Exercise instructions - Go line by line through the entries below and copy those containing the string "shown".

+--

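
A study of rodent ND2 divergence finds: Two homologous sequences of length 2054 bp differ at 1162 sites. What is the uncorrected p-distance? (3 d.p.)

0.566

p = 1162/2054 = 0.565725… ≈ 0.566 (to 3 d.p.).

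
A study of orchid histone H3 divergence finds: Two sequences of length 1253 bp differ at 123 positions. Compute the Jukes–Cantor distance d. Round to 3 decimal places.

p = 123/1253 ≈ 0.098164.
d = −(3/4) ln(1 − 4p/3) = −0.75 ln(1 − 0.130885) = −0.75 ln(0.869115)
  = −0.75 × (-0.140280) = 0.105210 substitutions/site.

0.105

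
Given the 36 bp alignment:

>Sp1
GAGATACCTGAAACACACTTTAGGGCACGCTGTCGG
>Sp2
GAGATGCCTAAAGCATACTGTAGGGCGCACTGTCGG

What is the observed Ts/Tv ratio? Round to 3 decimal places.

6.000

Transitions are A↔G and C↔T; transversions are all other mismatches.
Transitions: 6. Transversions: 1.
R = 6/1 = 6.000.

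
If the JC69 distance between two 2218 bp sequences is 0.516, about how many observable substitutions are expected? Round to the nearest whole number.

Invert JC69: p = (3/4)(1 − e^(−4d/3)) = 0.75 × (1 − e^(-0.688)) = 0.75 × (1 − 0.502580) = 0.373065.
Expected differing sites = pL ≈ 0.373065 × 2218 = 827.45817 ≈ 827.

827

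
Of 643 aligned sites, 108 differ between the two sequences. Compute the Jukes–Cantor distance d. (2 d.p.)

p = 108/643 ≈ 0.167963.
d = −(3/4) ln(1 − 4p/3) = −0.75 ln(1 − 0.223951) = −0.75 ln(0.776049)
  = −0.75 × (-0.253540) = 0.190155 substitutions/site.

0.19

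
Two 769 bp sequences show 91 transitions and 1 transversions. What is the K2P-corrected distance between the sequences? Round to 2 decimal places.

P = 91/769 ≈ 0.118336 and Q = 1/769 ≈ 0.0013.
Under the Kimura two-parameter model, d = −½ ln(1 − 2P − Q) − ¼ ln(1 − 2Q).
1 − 2P − Q = 0.762028, giving −½ ln(0.762028) = 0.135886.
1 − 2Q = 0.9974, giving −¼ ln(0.9974) = 0.000651.
d = 0.135886 + 0.000651 = 0.136537.

0.14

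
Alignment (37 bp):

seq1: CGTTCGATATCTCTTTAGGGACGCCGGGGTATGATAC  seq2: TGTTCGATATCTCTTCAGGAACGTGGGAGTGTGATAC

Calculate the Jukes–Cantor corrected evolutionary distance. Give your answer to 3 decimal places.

The sequences differ at 7 of 37 sites (1, 16, 20, 24, 25, 28, 31), so p = 7/37 ≈ 0.189189.
d = −(3/4) ln(1 − 4p/3) = −0.75 ln(1 − 0.252252) = −0.75 ln(0.747748)
  = −0.75 × (-0.290689) = 0.218017 substitutions/site.

0.218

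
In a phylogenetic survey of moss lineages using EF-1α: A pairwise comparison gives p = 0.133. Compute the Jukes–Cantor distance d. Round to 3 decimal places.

0.146

d = −(3/4) ln(1 − 4p/3) = −0.75 ln(1 − 0.177333) = −0.75 ln(0.822667)
  = −0.75 × (-0.195204) = 0.146403 substitutions/site.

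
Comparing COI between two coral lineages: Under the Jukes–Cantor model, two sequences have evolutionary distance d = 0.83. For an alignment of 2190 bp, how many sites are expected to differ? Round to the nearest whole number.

Invert JC69: p = (3/4)(1 − e^(−4d/3)) = 0.75 × (1 − e^(-1.106667)) = 0.75 × (1 − 0.330659) = 0.502006.
Expected differing sites = pL ≈ 0.502006 × 2190 = 1099.39314 ≈ 1099.

1099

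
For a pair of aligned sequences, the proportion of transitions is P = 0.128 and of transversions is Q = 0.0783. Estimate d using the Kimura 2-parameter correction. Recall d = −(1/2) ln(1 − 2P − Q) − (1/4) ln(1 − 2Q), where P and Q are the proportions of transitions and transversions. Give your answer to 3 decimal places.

0.246

Under the Kimura two-parameter model, d = −½ ln(1 − 2P − Q) − ¼ ln(1 − 2Q).
1 − 2P − Q = 0.6657, giving −½ ln(0.6657) = 0.203458.
1 − 2Q = 0.8434, giving −¼ ln(0.8434) = 0.042578.
d = 0.203458 + 0.042578 = 0.246036.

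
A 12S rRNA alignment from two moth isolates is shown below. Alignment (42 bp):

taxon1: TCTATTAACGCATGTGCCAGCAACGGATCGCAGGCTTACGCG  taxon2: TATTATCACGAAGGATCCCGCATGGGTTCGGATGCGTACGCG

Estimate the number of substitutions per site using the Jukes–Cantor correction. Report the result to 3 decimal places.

0.485

The sequences differ at 15 of 42 sites, so p = 15/42 ≈ 0.357143.
d = −(3/4) ln(1 − 4p/3) = −0.75 ln(1 − 0.476191) = −0.75 ln(0.523809)
  = −0.75 × (-0.646628) = 0.484971 substitutions/site.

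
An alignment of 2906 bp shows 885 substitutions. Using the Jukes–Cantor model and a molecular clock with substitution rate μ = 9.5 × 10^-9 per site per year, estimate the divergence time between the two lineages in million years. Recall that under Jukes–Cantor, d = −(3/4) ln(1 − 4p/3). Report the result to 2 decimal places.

p = 885/2906 ≈ 0.304542.
d = −(3/4) ln(1 − 4p/3) = −0.75 ln(1 − 0.406056) = −0.75 ln(0.593944)
  = −0.75 × (-0.520970) = 0.390728 substitutions/site.
Under a molecular clock d = 2μt, so t = d/(2μ) = 0.390728 / (2 × 9.5 × 10^-9) = 20.56 million years.

20.56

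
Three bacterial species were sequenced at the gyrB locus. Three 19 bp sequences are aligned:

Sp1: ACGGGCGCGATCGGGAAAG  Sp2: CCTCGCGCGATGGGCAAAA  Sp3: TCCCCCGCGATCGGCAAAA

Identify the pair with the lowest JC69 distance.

Sp1–Sp2: 6/19 differ, p = 0.316, d = 0.410.
Sp1–Sp3: 6/19 differ, p = 0.316, d = 0.410.
Sp2–Sp3: 4/19 differ, p = 0.211, d = 0.247.
The smallest distance is between Sp2 and Sp3.

Sp2 and Sp3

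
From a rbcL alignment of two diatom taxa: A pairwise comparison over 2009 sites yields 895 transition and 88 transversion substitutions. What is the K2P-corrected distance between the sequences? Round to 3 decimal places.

P = 895/2009 ≈ 0.445495 and Q = 88/2009 ≈ 0.043803.
Under the Kimura two-parameter model, d = −½ ln(1 − 2P − Q) − ¼ ln(1 − 2Q).
1 − 2P − Q = 0.065207, giving −½ ln(0.065207) = 1.365094.
1 − 2Q = 0.912394, giving −¼ ln(0.912394) = 0.022921.
d = 1.365094 + 0.022921 = 1.388015.

1.388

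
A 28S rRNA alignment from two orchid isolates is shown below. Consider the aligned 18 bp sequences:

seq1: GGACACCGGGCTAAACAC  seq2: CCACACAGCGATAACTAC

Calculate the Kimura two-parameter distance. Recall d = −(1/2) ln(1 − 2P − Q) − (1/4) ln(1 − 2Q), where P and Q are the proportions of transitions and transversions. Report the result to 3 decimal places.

Of 18 sites, 1 differences are transitions and 6 are transversions, so P = 1/18 ≈ 0.055556 and Q = 6/18 ≈ 0.333333.
Under the Kimura two-parameter model, d = −½ ln(1 − 2P − Q) − ¼ ln(1 − 2Q).
1 − 2P − Q = 0.555555, giving −½ ln(0.555555) = 0.293894.
1 − 2Q = 0.333334, giving −¼ ln(0.333334) = 0.274653.
d = 0.293894 + 0.274653 = 0.568547.

0.569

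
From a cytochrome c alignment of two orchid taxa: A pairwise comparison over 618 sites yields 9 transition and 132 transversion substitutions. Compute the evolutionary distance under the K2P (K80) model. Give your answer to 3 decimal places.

0.278

P = 9/618 ≈ 0.014563 and Q = 132/618 ≈ 0.213592.
Under the Kimura two-parameter model, d = −½ ln(1 − 2P − Q) − ¼ ln(1 − 2Q).
1 − 2P − Q = 0.757282, giving −½ ln(0.757282) = 0.139010.
1 − 2Q = 0.572816, giving −¼ ln(0.572816) = 0.139298.
d = 0.139010 + 0.139298 = 0.278308.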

+--

Problem solution -
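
A 12S rRNA alignment from two moth isolates is shown below. Alignment (42 bp):
A 28S rRNA alignment from two orchid isolates is shown below. Consider the aligned 18 bp sequences: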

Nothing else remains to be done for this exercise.